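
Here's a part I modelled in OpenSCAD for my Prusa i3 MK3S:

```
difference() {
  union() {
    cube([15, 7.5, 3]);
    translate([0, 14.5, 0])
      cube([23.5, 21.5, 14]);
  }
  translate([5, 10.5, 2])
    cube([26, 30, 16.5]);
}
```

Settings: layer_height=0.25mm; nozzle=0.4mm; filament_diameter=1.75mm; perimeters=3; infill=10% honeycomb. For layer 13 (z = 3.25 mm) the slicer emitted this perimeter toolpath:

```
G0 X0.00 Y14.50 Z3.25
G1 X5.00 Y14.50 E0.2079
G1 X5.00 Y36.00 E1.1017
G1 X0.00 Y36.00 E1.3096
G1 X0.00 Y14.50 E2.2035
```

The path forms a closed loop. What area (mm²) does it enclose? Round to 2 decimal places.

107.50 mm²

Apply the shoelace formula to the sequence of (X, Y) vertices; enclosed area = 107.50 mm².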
+++
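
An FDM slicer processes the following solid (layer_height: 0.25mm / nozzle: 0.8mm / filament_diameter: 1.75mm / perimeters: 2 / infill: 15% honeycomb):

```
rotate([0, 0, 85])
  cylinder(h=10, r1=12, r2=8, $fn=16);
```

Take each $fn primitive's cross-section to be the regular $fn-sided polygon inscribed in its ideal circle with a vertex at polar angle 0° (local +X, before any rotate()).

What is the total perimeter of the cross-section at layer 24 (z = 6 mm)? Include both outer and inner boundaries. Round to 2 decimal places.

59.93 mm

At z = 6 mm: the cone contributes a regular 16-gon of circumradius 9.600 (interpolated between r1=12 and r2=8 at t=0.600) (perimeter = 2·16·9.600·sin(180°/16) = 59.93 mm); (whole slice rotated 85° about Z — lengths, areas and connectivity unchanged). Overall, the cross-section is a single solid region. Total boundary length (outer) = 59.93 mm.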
+++
→ What the exercise asks
Compute how many lines of the records above hold the string "cube". Give the number with no other output.

→ Solution to the problem
3